# [Your task]
In the records below, find the line containing "Apply the union". Restate it and all the lines after it exactly, and omit the rest.

Stored items:
▼

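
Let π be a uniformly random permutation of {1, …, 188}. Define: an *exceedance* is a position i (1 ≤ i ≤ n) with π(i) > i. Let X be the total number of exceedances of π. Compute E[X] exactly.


Write X = Σ_{i=1}^{188} X_i, where X_i = 1_{π(i) > i}.
For each fixed i, π(i) is uniform over {1, …, 188} (marginal of a uniform permutation), so P[π(i) > i] = (n − i)/n. Summing: Σ_{i=1}^{188} (n − i)/n = (0 + 1 + … + 187)/188 = 188(188 − 1)/(2·188) = (188 − 1)/2.
Hence E[X] = Σ_{i=1}^{188} (188 − i)/188 = 187/2 ≈ 93.50000.

E[X] = 187/2 = 93.50000.


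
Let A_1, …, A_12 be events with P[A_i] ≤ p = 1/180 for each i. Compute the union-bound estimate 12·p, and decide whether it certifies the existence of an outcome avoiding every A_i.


Union bound: P[∪_{i=1}^{12} A_i] ≤ Σ_i P[A_i] ≤ 12·p = 12·(1/180) = 1/15.
Numerically: 1/15 ≈ 0.0666667.
Is 1/15 < 1? YES.
Since P[∪ A_i] ≤ 1/15 < 1, the complement has P[∩ A_i^c] ≥ 1 − 1/15 = 14/15 > 0, so some outcome avoids every A_i.

12·p = 1/15 ≈ 0.0666667; existence CERTIFIED by the union bound.


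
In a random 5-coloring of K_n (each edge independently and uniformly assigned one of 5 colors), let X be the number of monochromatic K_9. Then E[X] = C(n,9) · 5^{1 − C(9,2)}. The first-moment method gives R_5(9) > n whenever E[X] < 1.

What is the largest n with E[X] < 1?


We need C(n, 9) · 5^{1 − 36} < 1, i.e. C(n, 9) < 5^{36 − 1} = 2910383045673370361328125.
Check values of n near the boundary:
  n = 2166: C(2166, 9) = 2844037944203015677277940; 2844037944203015677277940 < 2910383045673370361328125? YES
  n = 2167: C(2167, 9) = 2855899084841489792706810; 2855899084841489792706810 < 2910383045673370361328125? YES
  n = 2168: C(2168, 9) = 2867804175977929537095120; 2867804175977929537095120 < 2910383045673370361328125? YES
  n = 2169: C(2169, 9) = 2879753360044504243499683; 2879753360044504243499683 < 2910383045673370361328125? YES
  n = 2170: C(2170, 9) = 2891746779868845075610510; 2891746779868845075610510 < 2910383045673370361328125? YES
  n = 2171: C(2171, 9) = 2903784578674959601827205; 2903784578674959601827205 < 2910383045673370361328125? YES
  n = 2172: C(2172, 9) = 2915866900084148060642020; 2915866900084148060642020 < 2910383045673370361328125? NO
  n = 2173: C(2173, 9) = 2927993888115921319674265; 2927993888115921319674265 < 2910383045673370361328125? NO
The largest n with C(n, 9) < 2910383045673370361328125 is n = 2171 (where E[X] = 580756915734991920365441/582076609134674072265625 ≈ 0.998). Hence R_5(9) > 2171, i.e. R_5(9) ≥ 2172.

Largest n = 2171; hence R_5(9) > 2171.


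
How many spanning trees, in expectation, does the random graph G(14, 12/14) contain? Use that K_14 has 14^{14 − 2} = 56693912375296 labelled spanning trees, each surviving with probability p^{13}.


K_14 has 14^{14 − 2} = 56693912375296 labelled spanning trees.
For each such spanning tree H, let X_H = 1 if all 13 edges of H are present in G. Then P[X_H = 1] = p^{13} = (6/7)^{13} = 13060694016/96889010407.
Summing the indicators: E[X] = Σ_H E[X_H] = 56693912375296 · p^{13} = 56693912375296 · 13060694016/96889010407 = 53496602689536/7.
Numerically: E[X] ≈ 7.64237e+12.

E[X] = 56693912375296 · (6/7)^{13} = 53496602689536/7 ≈ 7.64237e+12.


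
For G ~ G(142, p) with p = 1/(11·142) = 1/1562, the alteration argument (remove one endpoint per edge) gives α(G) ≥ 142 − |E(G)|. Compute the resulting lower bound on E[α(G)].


E[|E(G)|] = C(142, 2)·p = 10011 · (1/1562) = 141/22.
E[α(G)] ≥ n − E[|E(G)|] = 142 − 141/22 = 2983/22.
Numerically: ≈ 135.59091.
(This is only a lower bound; the true E[α(G)] may be larger.)

E[α(G)] ≥ 2983/22 ≈ 135.59091.


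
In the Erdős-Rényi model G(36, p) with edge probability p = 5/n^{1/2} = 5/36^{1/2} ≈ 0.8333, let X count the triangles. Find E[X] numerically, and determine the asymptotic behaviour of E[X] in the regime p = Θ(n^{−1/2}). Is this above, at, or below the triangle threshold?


Number of potential triangles: C(36, 3) = 7140.
Each occurs with probability p³ ≈ (0.8333)³ ≈ 5.787037e-01.
By linearity: E[X] = C(36, 3)·p³ ≈ 7140 · 5.787037e-01 ≈ 4131.9444.
Since α = 1/2 < 1, p = c/n^{1/2} ≫ 1/n is above the triangle threshold p ~ 1/n. Asymptotically E[X] ~ (c³/6)·n^{3(1−α)} = (5³/6)·n^{1.5} → ∞; triangles are abundant w.h.p.

E[X] ≈ 4131.9444; in regime p = Θ(1/n^{1/2}) E[X] diverges (above the triangle threshold p ~ 1/n).


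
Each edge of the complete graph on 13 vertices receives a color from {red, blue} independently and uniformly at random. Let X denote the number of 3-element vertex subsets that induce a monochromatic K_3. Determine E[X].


Let X = Σ_S X_S over the C(13, 3) = 286 subsets S of size 3, where X_S = 1 if the K_3 on S is monochromatic.
For a fixed S, the K_3 on S has C(3, 2) = 3 edges. P[all 3 edges red] = (1/2)^3, and likewise for blue, so P[monochromatic] = 2·(1/2)^3 = 2^{1 − 3} = 1/4.
Summing: E[X] = C(13, 3) · 2^{1 − 3} = 286 · 1/4 = 143/2.
Numerically: E[X] ≈ 71.5000.

E[X] = C(13,3)·2^(1−C(3,2)) = 143/2 ≈ 71.5000.


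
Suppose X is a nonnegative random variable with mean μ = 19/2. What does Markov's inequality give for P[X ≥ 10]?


μ = E[X] = 19/2, a = 10.
Markov: P[X ≥ 10] ≤ μ/a = (19/2)/10 = 19/20.
Numerically: ≈ 0.950.
(Since a = 10 > μ = 9.500, the bound 19/20 is < 1 and informative.)

P[X ≥ 10] ≤ 19/20 ≈ 0.950.


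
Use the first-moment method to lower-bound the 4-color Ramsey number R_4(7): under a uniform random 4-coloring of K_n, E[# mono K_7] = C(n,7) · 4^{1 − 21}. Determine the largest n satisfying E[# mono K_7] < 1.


We need C(n, 7) · 4^{1 − 21} < 1, i.e. C(n, 7) < 4^{21 − 1} = 1099511627776.
Check values of n near the boundary:
  n = 178: C(178, 7) = 996867063280; 996867063280 < 1099511627776? YES
  n = 179: C(179, 7) = 1037437234460; 1037437234460 < 1099511627776? YES
  n = 180: C(180, 7) = 1079414463600; 1079414463600 < 1099511627776? YES
  n = 181: C(181, 7) = 1122839183400; 1122839183400 < 1099511627776? NO
  n = 182: C(182, 7) = 1167752750736; 1167752750736 < 1099511627776? NO
  n = 183: C(183, 7) = 1214197462413; 1214197462413 < 1099511627776? NO
The largest n with C(n, 7) < 1099511627776 is n = 180 (where E[X] = 67463403975/68719476736 ≈ 0.9817). Hence R_4(7) > 180, i.e. R_4(7) ≥ 181.

Largest n = 180; hence R_4(7) > 180.


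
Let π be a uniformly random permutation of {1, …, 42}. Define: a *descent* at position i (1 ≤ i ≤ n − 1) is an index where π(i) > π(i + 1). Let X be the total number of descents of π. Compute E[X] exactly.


Write X = Σ X_I over i = 1, …, 41, with X_I the indicator of one descent.
There are 41 indicators.
For each fixed i, the pair (π(i), π(i+1)) is a uniformly random ordered pair of distinct values from {1, …, 42}; by symmetry P[π(i) > π(i+1)] = 1/2.
By linearity: E[X] = 41 · (1/2) = (42 − 1) · (1/2) = 41/2 ≈ 20.500.

E[X] = 41/2 = 20.500.


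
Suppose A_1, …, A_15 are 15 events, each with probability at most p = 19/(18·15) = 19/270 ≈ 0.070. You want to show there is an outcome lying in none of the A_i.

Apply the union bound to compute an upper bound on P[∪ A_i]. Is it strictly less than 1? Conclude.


Union bound: P[∪_{i=1}^{15} A_i] ≤ Σ_i P[A_i] ≤ 15·p = 15·(19/270) = 19/18.
Numerically: 19/18 ≈ 1.056.
Is 19/18 < 1? NO.
Since the bound 19/18 is ≥ 1, the union bound is uninformative here; it does NOT by itself certify existence.

15·p = 19/18 ≈ 1.056; existence NOT certified by the union bound.


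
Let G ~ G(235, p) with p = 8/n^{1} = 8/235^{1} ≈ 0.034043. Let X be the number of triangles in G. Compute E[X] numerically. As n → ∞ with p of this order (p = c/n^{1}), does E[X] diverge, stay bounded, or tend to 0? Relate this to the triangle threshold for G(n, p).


Number of potential triangles: C(235, 3) = 2135445.
Each occurs with probability p³ ≈ (0.034043)³ ≈ 3.9451759e-05.
By linearity: E[X] = C(235, 3)·p³ ≈ 2135445 · 3.9451759e-05 ≈ 84.24706.
Here α = 1, so p = 8/n is exactly at the triangle threshold p ~ 1/n. Asymptotically E[X] → c³/6 = 8³/6 = 256/3 ≈ 85.33333, a bounded constant. In this regime the triangle count is asymptotically Poisson(c³/6).

E[X] ≈ 84.24706; in regime p = Θ(1/n^{1}) E[X] stays bounded (at the triangle threshold p ~ 1/n).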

▲

# [Task solution]
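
Apply the union bound to compute an upper bound on P[∪ A_i]. Is it strictly less than 1? Conclude.


Union bound: P[∪_{i=1}^{15} A_i] ≤ Σ_i P[A_i] ≤ 15·p = 15·(19/270) = 19/18.
Numerically: 19/18 ≈ 1.056.
Is 19/18 < 1? NO.
Since the bound 19/18 is ≥ 1, the union bound is uninformative here; it does NOT by itself certify existence.

15·p = 19/18 ≈ 1.056; existence NOT certified by the union bound.


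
Let G ~ G(235, p) with p = 8/n^{1} = 8/235^{1} ≈ 0.034043. Let X be the number of triangles in G. Compute E[X] numerically. As n → ∞ with p of this order (p = c/n^{1}), does E[X] diverge, stay bounded, or tend to 0? Relate this to the triangle threshold for G(n, p).


Number of potential triangles: C(235, 3) = 2135445.
Each occurs with probability p³ ≈ (0.034043)³ ≈ 3.9451759e-05.
By linearity: E[X] = C(235, 3)·p³ ≈ 2135445 · 3.9451759e-05 ≈ 84.24706.
Here α = 1, so p = 8/n is exactly at the triangle threshold p ~ 1/n. Asymptotically E[X] → c³/6 = 8³/6 = 256/3 ≈ 85.33333, a bounded constant. In this regime the triangle count is asymptotically Poisson(c³/6).

E[X] ≈ 84.24706; in regime p = Θ(1/n^{1}) E[X] stays bounded (at the triangle threshold p ~ 1/n).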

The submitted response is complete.